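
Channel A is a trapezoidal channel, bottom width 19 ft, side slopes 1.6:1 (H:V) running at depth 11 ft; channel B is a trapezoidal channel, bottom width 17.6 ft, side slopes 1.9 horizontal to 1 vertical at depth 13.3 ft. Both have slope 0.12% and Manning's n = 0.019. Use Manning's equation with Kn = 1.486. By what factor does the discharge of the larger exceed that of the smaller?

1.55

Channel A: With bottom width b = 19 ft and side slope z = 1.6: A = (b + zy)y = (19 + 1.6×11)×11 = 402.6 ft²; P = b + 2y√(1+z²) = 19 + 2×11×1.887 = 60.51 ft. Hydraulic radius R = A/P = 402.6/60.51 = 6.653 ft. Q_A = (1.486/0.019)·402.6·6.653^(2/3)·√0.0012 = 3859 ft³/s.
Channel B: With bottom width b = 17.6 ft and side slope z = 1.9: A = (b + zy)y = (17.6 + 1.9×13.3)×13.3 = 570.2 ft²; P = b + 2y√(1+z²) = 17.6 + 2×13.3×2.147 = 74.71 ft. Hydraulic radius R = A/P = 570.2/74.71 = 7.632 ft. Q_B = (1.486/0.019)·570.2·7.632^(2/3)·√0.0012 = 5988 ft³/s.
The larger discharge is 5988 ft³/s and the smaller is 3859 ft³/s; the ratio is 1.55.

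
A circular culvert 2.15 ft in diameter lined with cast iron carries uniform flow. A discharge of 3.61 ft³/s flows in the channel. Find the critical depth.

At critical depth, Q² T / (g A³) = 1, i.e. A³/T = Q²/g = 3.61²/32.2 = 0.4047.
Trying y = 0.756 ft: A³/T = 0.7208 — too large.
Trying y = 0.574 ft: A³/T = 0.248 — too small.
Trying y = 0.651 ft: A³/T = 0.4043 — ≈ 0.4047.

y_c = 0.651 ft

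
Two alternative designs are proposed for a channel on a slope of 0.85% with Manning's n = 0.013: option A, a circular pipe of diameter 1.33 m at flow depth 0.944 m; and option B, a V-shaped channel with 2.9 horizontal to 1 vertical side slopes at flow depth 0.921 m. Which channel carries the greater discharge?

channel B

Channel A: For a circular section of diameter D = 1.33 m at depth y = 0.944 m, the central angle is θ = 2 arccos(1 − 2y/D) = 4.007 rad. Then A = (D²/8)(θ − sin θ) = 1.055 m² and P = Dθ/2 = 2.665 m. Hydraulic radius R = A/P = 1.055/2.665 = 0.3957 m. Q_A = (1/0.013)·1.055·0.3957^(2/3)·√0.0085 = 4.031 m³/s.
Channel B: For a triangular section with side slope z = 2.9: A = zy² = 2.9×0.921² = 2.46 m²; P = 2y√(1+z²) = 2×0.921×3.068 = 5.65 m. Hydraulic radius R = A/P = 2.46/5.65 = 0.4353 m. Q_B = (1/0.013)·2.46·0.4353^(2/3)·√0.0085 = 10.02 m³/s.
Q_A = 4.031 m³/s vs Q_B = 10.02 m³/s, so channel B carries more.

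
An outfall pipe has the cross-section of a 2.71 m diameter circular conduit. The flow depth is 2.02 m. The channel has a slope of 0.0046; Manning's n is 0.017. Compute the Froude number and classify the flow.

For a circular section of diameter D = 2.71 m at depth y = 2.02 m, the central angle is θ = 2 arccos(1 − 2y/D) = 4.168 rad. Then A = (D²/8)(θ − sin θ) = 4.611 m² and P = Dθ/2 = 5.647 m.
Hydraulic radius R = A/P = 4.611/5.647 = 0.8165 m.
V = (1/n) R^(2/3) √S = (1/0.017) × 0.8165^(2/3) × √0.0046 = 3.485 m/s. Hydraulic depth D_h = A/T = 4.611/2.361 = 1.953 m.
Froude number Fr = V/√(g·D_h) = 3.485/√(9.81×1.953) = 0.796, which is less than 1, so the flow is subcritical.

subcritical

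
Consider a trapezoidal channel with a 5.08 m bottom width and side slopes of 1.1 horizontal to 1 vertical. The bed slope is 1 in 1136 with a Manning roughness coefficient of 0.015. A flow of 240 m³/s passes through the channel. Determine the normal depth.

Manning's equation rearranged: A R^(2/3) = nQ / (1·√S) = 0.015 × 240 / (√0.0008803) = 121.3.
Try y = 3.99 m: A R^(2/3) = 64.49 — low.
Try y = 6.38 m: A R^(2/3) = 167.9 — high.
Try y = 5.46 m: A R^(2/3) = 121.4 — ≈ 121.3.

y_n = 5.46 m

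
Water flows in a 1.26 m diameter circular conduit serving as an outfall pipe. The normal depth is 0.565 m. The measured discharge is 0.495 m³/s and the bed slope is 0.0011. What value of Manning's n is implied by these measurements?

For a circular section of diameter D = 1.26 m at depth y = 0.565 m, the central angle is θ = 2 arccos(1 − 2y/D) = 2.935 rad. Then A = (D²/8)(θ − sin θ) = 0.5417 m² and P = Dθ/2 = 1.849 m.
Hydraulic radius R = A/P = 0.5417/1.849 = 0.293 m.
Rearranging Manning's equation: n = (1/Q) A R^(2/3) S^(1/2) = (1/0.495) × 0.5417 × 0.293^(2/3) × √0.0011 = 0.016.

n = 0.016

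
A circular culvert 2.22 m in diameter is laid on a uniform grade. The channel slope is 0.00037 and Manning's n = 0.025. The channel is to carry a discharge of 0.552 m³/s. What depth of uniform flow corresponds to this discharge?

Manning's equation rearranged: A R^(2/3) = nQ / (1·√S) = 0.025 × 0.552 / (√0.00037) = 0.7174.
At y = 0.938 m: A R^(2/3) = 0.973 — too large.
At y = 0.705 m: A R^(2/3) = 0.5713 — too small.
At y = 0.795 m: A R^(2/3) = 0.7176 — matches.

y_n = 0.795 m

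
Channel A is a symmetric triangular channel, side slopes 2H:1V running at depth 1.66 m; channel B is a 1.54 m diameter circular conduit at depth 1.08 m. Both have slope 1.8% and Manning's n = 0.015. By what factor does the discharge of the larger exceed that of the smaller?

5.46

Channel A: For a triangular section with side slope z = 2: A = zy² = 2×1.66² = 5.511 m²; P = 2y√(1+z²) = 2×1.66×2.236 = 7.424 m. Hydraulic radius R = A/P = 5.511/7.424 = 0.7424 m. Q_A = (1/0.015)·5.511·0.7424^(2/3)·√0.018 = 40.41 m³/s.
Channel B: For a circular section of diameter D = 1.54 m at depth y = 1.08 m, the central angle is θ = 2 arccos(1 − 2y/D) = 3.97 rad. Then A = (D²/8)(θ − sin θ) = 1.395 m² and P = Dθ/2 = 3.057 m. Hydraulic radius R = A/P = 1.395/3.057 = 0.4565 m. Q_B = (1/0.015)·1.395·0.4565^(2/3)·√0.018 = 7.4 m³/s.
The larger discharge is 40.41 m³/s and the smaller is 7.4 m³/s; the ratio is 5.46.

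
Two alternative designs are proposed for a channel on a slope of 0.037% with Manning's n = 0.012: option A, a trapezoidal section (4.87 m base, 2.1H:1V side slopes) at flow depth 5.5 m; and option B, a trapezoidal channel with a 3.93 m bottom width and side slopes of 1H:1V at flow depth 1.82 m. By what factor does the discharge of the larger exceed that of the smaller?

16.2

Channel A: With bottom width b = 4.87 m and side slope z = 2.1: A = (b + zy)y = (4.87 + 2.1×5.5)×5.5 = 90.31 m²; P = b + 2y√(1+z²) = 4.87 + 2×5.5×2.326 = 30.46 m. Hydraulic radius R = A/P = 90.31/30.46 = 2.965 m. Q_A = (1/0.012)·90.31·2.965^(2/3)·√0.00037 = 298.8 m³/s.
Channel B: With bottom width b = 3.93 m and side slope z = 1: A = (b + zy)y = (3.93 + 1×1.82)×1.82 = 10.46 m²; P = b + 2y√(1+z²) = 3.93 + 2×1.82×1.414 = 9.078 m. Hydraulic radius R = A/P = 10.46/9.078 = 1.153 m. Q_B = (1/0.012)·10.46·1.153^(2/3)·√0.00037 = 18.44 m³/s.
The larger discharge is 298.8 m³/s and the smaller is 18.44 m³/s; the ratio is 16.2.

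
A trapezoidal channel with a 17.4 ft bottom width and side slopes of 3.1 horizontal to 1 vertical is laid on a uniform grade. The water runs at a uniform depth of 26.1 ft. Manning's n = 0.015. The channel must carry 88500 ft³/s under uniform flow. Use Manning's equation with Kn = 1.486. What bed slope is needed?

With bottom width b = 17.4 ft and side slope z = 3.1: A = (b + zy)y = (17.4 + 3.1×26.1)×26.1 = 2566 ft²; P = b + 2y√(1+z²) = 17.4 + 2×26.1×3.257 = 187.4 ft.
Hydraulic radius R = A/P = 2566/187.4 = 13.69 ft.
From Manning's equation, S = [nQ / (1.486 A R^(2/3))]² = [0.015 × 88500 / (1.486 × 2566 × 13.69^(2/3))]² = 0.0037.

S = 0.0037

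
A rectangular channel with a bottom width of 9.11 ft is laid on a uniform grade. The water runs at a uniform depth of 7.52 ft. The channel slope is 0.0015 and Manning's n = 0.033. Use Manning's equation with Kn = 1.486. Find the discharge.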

What is required - What do the lines from the one with "A trapezoidal channel with a 17.4" through the last line of the entries say? Print them word for word, both ends included, and nothing else.

Solution for this task -
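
A trapezoidal channel with a 17.4 ft bottom width and side slopes of 3.1 horizontal to 1 vertical is laid on a uniform grade. The water runs at a uniform depth of 26.1 ft. Manning's n = 0.015. The channel must carry 88500 ft³/s under uniform flow. Use Manning's equation with Kn = 1.486. What bed slope is needed?

With bottom width b = 17.4 ft and side slope z = 3.1: A = (b + zy)y = (17.4 + 3.1×26.1)×26.1 = 2566 ft²; P = b + 2y√(1+z²) = 17.4 + 2×26.1×3.257 = 187.4 ft.
Hydraulic radius R = A/P = 2566/187.4 = 13.69 ft.
From Manning's equation, S = [nQ / (1.486 A R^(2/3))]² = [0.015 × 88500 / (1.486 × 2566 × 13.69^(2/3))]² = 0.0037.

S = 0.0037

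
A rectangular channel with a bottom width of 9.11 ft is laid on a uniform grade. The water runs at a uniform depth of 7.52 ft. The channel slope is 0.0015 and Manning's n = 0.033. Use Manning's equation with Kn = 1.486. Find the discharge.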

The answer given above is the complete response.